Your objective
Check every line of the data for the word "running", and copy those that have it.

══ Records for the task

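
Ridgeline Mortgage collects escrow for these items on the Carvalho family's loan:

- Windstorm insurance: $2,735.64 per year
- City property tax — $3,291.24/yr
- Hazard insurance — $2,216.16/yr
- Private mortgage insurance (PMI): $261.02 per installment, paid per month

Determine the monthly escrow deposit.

$947.94

Windstorm insurance = $2,735.64/yr
City property tax = $3,291.24/yr
Hazard insurance = $2,216.16/yr
Private mortgage insurance (PMI) = $261.02 × 12 = $3,132.24/yr
Total per year = $2,735.64 + $3,291.24 + $2,216.16 + $3,132.24 = $11,375.28
Monthly escrow = $11,375.28 / 12 = $947.94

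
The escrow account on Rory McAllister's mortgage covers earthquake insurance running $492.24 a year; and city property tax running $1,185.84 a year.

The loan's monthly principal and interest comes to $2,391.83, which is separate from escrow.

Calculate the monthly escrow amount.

Earthquake insurance = $492.24 annually
City property tax = $1,185.84 annually
Combined annual = $492.24 + $1,185.84 = $1,678.08
Per month = $1,678.08 ÷ 12 = $139.84

$139.84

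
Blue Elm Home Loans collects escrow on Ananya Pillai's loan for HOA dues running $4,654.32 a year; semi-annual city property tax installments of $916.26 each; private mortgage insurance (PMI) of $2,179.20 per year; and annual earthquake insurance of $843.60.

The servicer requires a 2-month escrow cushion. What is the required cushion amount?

HOA dues = $4,654.32 annually
City property tax = $916.26 × 2 = $1,832.52 annually
Private mortgage insurance (PMI) = $2,179.20 annually
Earthquake insurance = $843.60 annually
Annual escrow total = $4,654.32 + $1,832.52 + $2,179.20 + $843.60 = $9,509.64
Base monthly escrow = $9,509.64 / 12 = $792.47
Reserve = 2 × $792.47 = $1,584.94

$1,584.94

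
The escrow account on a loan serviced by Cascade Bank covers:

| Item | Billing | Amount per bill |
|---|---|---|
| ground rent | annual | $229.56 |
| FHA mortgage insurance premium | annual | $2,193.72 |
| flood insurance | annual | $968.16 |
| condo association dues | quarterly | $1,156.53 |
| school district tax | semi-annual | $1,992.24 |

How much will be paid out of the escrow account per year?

$12,002.04

Ground rent — $229.56
FHA mortgage insurance premium — $2,193.72
Flood insurance — $968.16
Condo association dues — $1,156.53 × 4 = $4,626.12
School district tax — $1,992.24 × 2 = $3,984.48
Combined annual = $229.56 + $2,193.72 + $968.16 + $4,626.12 + $3,984.48 = $12,002.04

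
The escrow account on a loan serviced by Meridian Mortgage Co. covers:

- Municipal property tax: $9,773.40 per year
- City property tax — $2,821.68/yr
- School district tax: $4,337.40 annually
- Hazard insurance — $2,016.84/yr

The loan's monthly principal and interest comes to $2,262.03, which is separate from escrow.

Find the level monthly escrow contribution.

$1,579.11

Municipal property tax: $9,773.40 annually
City property tax: $2,821.68 annually
School district tax: $4,337.40 annually
Hazard insurance: $2,016.84 annually
Total per year = $9,773.40 + $2,821.68 + $4,337.40 + $2,016.84 = $18,949.32
Monthly escrow = $18,949.32 ÷ 12 = $1,579.11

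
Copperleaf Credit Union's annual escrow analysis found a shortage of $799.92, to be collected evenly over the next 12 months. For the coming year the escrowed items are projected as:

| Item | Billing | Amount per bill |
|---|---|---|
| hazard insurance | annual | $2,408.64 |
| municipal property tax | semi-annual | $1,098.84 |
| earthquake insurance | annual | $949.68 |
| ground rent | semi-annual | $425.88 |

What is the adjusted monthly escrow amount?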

════

Response
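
The escrow account on Rory McAllister's mortgage covers earthquake insurance running $492.24 a year; and city property tax running $1,185.84 a year.
Blue Elm Home Loans collects escrow on Ananya Pillai's loan for HOA dues running $4,654.32 a year; semi-annual city property tax installments of $916.26 each; private mortgage insurance (PMI) of $2,179.20 per year; and annual earthquake insurance of $843.60.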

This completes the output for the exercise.